(Data records)
· · · ·
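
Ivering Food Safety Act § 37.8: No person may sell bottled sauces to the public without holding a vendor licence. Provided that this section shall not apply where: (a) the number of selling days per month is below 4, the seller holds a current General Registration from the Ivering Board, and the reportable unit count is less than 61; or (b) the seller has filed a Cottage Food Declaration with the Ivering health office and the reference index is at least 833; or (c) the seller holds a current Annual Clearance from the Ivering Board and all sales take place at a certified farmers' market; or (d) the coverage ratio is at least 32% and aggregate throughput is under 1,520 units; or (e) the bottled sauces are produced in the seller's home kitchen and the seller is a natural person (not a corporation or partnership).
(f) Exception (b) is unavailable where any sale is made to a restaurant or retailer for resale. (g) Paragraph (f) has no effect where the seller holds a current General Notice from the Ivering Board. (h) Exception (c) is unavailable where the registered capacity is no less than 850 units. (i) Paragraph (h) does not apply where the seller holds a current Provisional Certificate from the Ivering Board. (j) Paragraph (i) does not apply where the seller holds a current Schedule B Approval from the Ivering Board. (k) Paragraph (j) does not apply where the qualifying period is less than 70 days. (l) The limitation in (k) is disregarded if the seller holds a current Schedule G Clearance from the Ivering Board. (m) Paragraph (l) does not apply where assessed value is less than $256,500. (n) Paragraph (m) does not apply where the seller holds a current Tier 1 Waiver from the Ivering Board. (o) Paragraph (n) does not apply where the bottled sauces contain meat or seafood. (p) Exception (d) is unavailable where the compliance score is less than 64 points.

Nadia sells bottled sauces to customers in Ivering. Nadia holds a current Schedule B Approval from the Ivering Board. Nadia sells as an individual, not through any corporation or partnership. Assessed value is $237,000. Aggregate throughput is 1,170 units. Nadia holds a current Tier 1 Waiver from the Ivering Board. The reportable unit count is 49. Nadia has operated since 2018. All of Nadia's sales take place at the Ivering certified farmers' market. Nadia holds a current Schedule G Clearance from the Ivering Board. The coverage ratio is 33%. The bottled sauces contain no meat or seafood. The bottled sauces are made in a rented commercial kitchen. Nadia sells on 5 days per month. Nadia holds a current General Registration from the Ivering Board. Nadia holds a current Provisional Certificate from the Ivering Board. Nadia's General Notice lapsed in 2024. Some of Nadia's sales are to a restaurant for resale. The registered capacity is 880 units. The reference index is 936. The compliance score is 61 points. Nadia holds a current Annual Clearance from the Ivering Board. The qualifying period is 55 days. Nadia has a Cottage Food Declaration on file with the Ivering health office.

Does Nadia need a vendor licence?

Yes — Nadia must hold a vendor licence.

Exception (a) requires that the number of selling days per month is below 4; but the number of selling days per month is 5, not below 4, so (a) is unavailable.
All of (b)'s requirements are met (a Cottage Food Declaration is on file; the reference index is 936, meeting the 833 threshold). However, paragraphs (f)–(g) must be considered: (f) is triggered — some sales are to a restaurant for resale. (g) is not triggered (the General Notice is not current), so (f) stands. Exception (b) does not apply.
All of (c)'s requirements are met (a current Annual Clearance is held; all sales are at a certified farmers' market). Turning to paragraphs (h)–(o): (h) operates — the registered capacity is 880 units, meeting the 850 units threshold. (i) operates (a current Provisional Certificate is held), but is overridden by (j): (j) is engaged — a current Schedule B Approval is held. (k) would limit (j) — the qualifying period is 55 days, less than the 70 days limit — but (l) sets (k) aside: (l) is triggered — a current Schedule G Clearance is held. (m) operates (assessed value is $237,000, less than the $256,500 limit), but is displaced by (n): (n) is triggered — a current Tier 1 Waiver is held. (o), which would lift (n), is inapplicable — the bottled sauces contain no meat or seafood. Exception (c) does not apply.
All of (d)'s requirements are met (the coverage ratio is 33%, meeting the 32% threshold; aggregate throughput is 1,170 units, under the 1,520 units limit). Turning to paragraph (p): (p) operates against (d): the compliance score is 61 points, less than the 64 points limit. Exception (d) does not apply.
Exception (e) requires that the bottled sauces are produced in the seller's home kitchen; but the bottled sauces are made in a commercial kitchen, not a home kitchen, so (e) is unavailable.
None of the exceptions is available; § 37.8 applies in full.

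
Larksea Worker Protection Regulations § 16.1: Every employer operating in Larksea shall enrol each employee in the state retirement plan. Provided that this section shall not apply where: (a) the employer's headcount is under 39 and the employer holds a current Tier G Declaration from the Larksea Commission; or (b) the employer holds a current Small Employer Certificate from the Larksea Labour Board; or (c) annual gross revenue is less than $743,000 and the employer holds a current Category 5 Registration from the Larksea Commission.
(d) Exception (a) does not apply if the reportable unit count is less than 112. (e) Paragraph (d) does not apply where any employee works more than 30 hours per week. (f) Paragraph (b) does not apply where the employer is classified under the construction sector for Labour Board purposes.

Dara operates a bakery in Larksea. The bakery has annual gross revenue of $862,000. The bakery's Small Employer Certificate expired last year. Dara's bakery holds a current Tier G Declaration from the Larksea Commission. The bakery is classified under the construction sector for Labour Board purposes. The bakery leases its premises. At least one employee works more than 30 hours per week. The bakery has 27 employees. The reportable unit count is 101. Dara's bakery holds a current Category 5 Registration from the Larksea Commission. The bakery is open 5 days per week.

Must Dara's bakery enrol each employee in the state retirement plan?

No — exception (a) applies; Dara's bakery is not required to enrol each employee in the state retirement plan.

Exception (a): the employer's headcount is 27, under the 39 limit; a current Tier G Declaration is held — every condition holds. Considering the limiting provisions: (d) would limit (a) — the reportable unit count is 101, less than the 112 limit — but (e) sets (d) aside: (e) applies — at least one employee exceeds 30 hours/week. So (a) applies.
Exception (b) fails — the Small Employer Certificate has expired.
Exception (c) does not apply: annual gross revenue is $862,000, not less than $743,000.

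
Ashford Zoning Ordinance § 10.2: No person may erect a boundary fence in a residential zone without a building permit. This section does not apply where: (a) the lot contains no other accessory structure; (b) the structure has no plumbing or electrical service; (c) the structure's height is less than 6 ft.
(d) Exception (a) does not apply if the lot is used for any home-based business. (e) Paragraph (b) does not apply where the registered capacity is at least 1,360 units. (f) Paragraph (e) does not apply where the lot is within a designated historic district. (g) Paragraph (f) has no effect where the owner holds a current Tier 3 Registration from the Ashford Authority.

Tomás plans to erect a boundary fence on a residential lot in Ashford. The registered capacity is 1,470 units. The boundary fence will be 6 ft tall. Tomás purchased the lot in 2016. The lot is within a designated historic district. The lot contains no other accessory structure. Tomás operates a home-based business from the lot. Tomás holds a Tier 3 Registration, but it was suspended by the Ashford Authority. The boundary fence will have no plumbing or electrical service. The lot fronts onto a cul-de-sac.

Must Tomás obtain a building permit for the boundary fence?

No — exception (b) applies; Tomás does not need a building permit.

Exception (a)'s conditions are all satisfied: the lot has no other accessory structure. But applying paragraph (d): (d) is triggered — a home-based business operates on the lot. (a) is therefore removed.
Exception (b): there is no plumbing or electrical service — every condition holds. Under paragraphs (e)–(g): (e) applies (the registered capacity is 1,470 units, meeting the 1,360 units threshold), but is overridden by (f): (f) operates against (e): the lot is in a historic district. (g) is not engaged (the Tier 3 Registration is not current), so (f) stands. (b) remains available.
Exception (c) does not apply: the structure's height is 6 ft, not less than 6 ft.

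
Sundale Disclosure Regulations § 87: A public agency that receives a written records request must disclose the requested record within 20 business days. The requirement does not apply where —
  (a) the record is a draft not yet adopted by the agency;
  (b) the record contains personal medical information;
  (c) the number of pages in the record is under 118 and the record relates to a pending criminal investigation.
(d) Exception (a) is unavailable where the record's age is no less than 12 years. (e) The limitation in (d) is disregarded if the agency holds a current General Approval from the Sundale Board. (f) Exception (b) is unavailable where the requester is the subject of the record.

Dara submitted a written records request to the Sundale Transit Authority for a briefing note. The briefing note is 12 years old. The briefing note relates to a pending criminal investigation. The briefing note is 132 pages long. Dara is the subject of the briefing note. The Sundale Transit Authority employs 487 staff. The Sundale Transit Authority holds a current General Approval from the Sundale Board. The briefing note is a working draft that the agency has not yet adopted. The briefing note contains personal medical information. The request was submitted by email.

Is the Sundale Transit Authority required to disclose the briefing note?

No — exception (a) applies; the Sundale Transit Authority is not required to disclose the briefing note.

Exception (a): the briefing note is an unadopted draft — every condition holds. Considering the limiting provisions: (d) would limit (a) — the record's age is 12 years, meeting the 12 years threshold — but (e) sets (d) aside: (e) operates against (d): a current General Approval is held. Exception (a) stands.
Exception (b)'s conditions are all satisfied: the briefing note contains personal medical information. But applying paragraph (f): (f) applies — Dara is the subject of the briefing note. Exception (b) does not apply.
Exception (c) requires that the number of pages in the record is under 118; but the number of pages in the record is 132, not under 118, so (c) is unavailable.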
· · · ·
--- Exercise requirements ---
Produce a verbatim copy of the lines from the one holding "Is the Sundale" to the final line of the data, and nothing more.

--- Result ---
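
Is the Sundale Transit Authority required to disclose the briefing note?

No — exception (a) applies; the Sundale Transit Authority is not required to disclose the briefing note.

Exception (a): the briefing note is an unadopted draft — every condition holds. Considering the limiting provisions: (d) would limit (a) — the record's age is 12 years, meeting the 12 years threshold — but (e) sets (d) aside: (e) operates against (d): a current General Approval is held. Exception (a) stands.
Exception (b)'s conditions are all satisfied: the briefing note contains personal medical information. But applying paragraph (f): (f) applies — Dara is the subject of the briefing note. Exception (b) does not apply.
Exception (c) requires that the number of pages in the record is under 118; but the number of pages in the record is 132, not under 118, so (c) is unavailable.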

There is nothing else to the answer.